Data to examine -
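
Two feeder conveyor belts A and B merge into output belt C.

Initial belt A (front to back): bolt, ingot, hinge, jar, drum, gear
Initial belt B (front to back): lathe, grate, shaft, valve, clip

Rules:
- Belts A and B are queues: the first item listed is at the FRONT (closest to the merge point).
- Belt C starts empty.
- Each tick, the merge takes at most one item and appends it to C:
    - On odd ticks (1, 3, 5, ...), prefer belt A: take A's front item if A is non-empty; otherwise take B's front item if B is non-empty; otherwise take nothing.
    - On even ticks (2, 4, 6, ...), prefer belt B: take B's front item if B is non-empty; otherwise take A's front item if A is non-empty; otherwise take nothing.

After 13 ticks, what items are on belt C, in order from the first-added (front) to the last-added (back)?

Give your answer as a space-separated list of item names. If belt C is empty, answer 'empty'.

Answer: bolt lathe ingot grate hinge shaft jar valve drum clip gear

Derivation:
Tick 1: prefer A, take bolt from A; A=[ingot,hinge,jar,drum,gear] B=[lathe,grate,shaft,valve,clip] C=[bolt]
Tick 2: prefer B, take lathe from B; A=[ingot,hinge,jar,drum,gear] B=[grate,shaft,valve,clip] C=[bolt,lathe]
Tick 3: prefer A, take ingot from A; A=[hinge,jar,drum,gear] B=[grate,shaft,valve,clip] C=[bolt,lathe,ingot]
Tick 4: prefer B, take grate from B; A=[hinge,jar,drum,gear] B=[shaft,valve,clip] C=[bolt,lathe,ingot,grate]
Tick 5: prefer A, take hinge from A; A=[jar,drum,gear] B=[shaft,valve,clip] C=[bolt,lathe,ingot,grate,hinge]
Tick 6: prefer B, take shaft from B; A=[jar,drum,gear] B=[valve,clip] C=[bolt,lathe,ingot,grate,hinge,shaft]
Tick 7: prefer A, take jar from A; A=[drum,gear] B=[valve,clip] C=[bolt,lathe,ingot,grate,hinge,shaft,jar]
Tick 8: prefer B, take valve from B; A=[drum,gear] B=[clip] C=[bolt,lathe,ingot,grate,hinge,shaft,jar,valve]
Tick 9: prefer A, take drum from A; A=[gear] B=[clip] C=[bolt,lathe,ingot,grate,hinge,shaft,jar,valve,drum]
Tick 10: prefer B, take clip from B; A=[gear] B=[-] C=[bolt,lathe,ingot,grate,hinge,shaft,jar,valve,drum,clip]
Tick 11: prefer A, take gear from A; A=[-] B=[-] C=[bolt,lathe,ingot,grate,hinge,shaft,jar,valve,drum,clip,gear]
Tick 12: prefer B, both empty, nothing taken; A=[-] B=[-] C=[bolt,lathe,ingot,grate,hinge,shaft,jar,valve,drum,clip,gear]
Tick 13: prefer A, both empty, nothing taken; A=[-] B=[-] C=[bolt,lathe,ingot,grate,hinge,shaft,jar,valve,drum,clip,gear]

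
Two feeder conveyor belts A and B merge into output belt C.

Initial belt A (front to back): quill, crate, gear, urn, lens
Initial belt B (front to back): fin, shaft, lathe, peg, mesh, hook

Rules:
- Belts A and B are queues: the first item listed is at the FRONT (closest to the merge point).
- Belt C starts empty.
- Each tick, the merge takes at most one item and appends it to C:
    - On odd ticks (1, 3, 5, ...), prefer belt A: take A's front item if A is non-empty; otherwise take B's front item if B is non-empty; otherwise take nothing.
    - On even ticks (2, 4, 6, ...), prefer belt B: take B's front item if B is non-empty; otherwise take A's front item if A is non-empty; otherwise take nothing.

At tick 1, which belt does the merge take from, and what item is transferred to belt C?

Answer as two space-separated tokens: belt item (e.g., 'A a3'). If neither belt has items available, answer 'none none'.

Answer: A quill

Derivation:
Tick 1: prefer A, take quill from A; A=[crate,gear,urn,lens] B=[fin,shaft,lathe,peg,mesh,hook] C=[quill]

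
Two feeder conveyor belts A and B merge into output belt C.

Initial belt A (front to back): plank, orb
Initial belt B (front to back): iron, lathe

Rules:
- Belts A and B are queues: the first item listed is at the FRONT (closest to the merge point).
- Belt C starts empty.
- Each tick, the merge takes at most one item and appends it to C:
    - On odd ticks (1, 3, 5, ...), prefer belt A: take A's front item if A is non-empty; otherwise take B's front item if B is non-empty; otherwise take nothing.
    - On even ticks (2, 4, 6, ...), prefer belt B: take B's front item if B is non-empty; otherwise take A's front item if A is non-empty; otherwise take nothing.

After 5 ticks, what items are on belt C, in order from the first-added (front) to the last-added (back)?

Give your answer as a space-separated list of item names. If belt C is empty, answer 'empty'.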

Required action - All of the material, restated exactly, is the expected result.

Response to the task -
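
Two feeder conveyor belts A and B merge into output belt C.

Initial belt A (front to back): bolt, ingot, hinge, jar, drum, gear
Initial belt B (front to back): lathe, grate, shaft, valve, clip

Rules:
- Belts A and B are queues: the first item listed is at the FRONT (closest to the merge point).
- Belt C starts empty.
- Each tick, the merge takes at most one item and appends it to C:
    - On odd ticks (1, 3, 5, ...), prefer belt A: take A's front item if A is non-empty; otherwise take B's front item if B is non-empty; otherwise take nothing.
    - On even ticks (2, 4, 6, ...), prefer belt B: take B's front item if B is non-empty; otherwise take A's front item if A is non-empty; otherwise take nothing.

After 13 ticks, what items are on belt C, in order from the first-added (front) to the last-added (back)?

Give your answer as a space-separated list of item names. If belt C is empty, answer 'empty'.

Answer: bolt lathe ingot grate hinge shaft jar valve drum clip gear

Derivation:
Tick 1: prefer A, take bolt from A; A=[ingot,hinge,jar,drum,gear] B=[lathe,grate,shaft,valve,clip] C=[bolt]
Tick 2: prefer B, take lathe from B; A=[ingot,hinge,jar,drum,gear] B=[grate,shaft,valve,clip] C=[bolt,lathe]
Tick 3: prefer A, take ingot from A; A=[hinge,jar,drum,gear] B=[grate,shaft,valve,clip] C=[bolt,lathe,ingot]
Tick 4: prefer B, take grate from B; A=[hinge,jar,drum,gear] B=[shaft,valve,clip] C=[bolt,lathe,ingot,grate]
Tick 5: prefer A, take hinge from A; A=[jar,drum,gear] B=[shaft,valve,clip] C=[bolt,lathe,ingot,grate,hinge]
Tick 6: prefer B, take shaft from B; A=[jar,drum,gear] B=[valve,clip] C=[bolt,lathe,ingot,grate,hinge,shaft]
Tick 7: prefer A, take jar from A; A=[drum,gear] B=[valve,clip] C=[bolt,lathe,ingot,grate,hinge,shaft,jar]
Tick 8: prefer B, take valve from B; A=[drum,gear] B=[clip] C=[bolt,lathe,ingot,grate,hinge,shaft,jar,valve]
Tick 9: prefer A, take drum from A; A=[gear] B=[clip] C=[bolt,lathe,ingot,grate,hinge,shaft,jar,valve,drum]
Tick 10: prefer B, take clip from B; A=[gear] B=[-] C=[bolt,lathe,ingot,grate,hinge,shaft,jar,valve,drum,clip]
Tick 11: prefer A, take gear from A; A=[-] B=[-] C=[bolt,lathe,ingot,grate,hinge,shaft,jar,valve,drum,clip,gear]
Tick 12: prefer B, both empty, nothing taken; A=[-] B=[-] C=[bolt,lathe,ingot,grate,hinge,shaft,jar,valve,drum,clip,gear]
Tick 13: prefer A, both empty, nothing taken; A=[-] B=[-] C=[bolt,lathe,ingot,grate,hinge,shaft,jar,valve,drum,clip,gear]

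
Two feeder conveyor belts A and B merge into output belt C.

Initial belt A (front to back): quill, crate, gear, urn, lens
Initial belt B (front to back): fin, shaft, lathe, peg, mesh, hook

Rules:
- Belts A and B are queues: the first item listed is at the FRONT (closest to the merge point).
- Belt C starts empty.
- Each tick, the merge takes at most one item and appends it to C:
    - On odd ticks (1, 3, 5, ...), prefer belt A: take A's front item if A is non-empty; otherwise take B's front item if B is non-empty; otherwise take nothing.
    - On even ticks (2, 4, 6, ...), prefer belt B: take B's front item if B is non-empty; otherwise take A's front item if A is non-empty; otherwise take nothing.

At tick 1, which belt does the merge take from, and what item is transferred to belt C?

Answer as two space-separated tokens: belt item (e.g., 'A a3'). If neither belt has items available, answer 'none none'.

Answer: A quill

Derivation:
Tick 1: prefer A, take quill from A; A=[crate,gear,urn,lens] B=[fin,shaft,lathe,peg,mesh,hook] C=[quill]

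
Two feeder conveyor belts A and B merge into output belt C.

Initial belt A (front to back): plank, orb
Initial belt B (front to back): iron, lathe

Rules:
- Belts A and B are queues: the first item listed is at the FRONT (closest to the merge point).
- Belt C starts empty.
- Each tick, the merge takes at most one item and appends it to C:
    - On odd ticks (1, 3, 5, ...), prefer belt A: take A's front item if A is non-empty; otherwise take B's front item if B is non-empty; otherwise take nothing.
    - On even ticks (2, 4, 6, ...), prefer belt B: take B's front item if B is non-empty; otherwise take A's front item if A is non-empty; otherwise take nothing.

After 5 ticks, what items are on belt C, in order from the first-added (front) to the last-added (back)?

Give your answer as a space-separated list of item names. If belt C is empty, answer 'empty'.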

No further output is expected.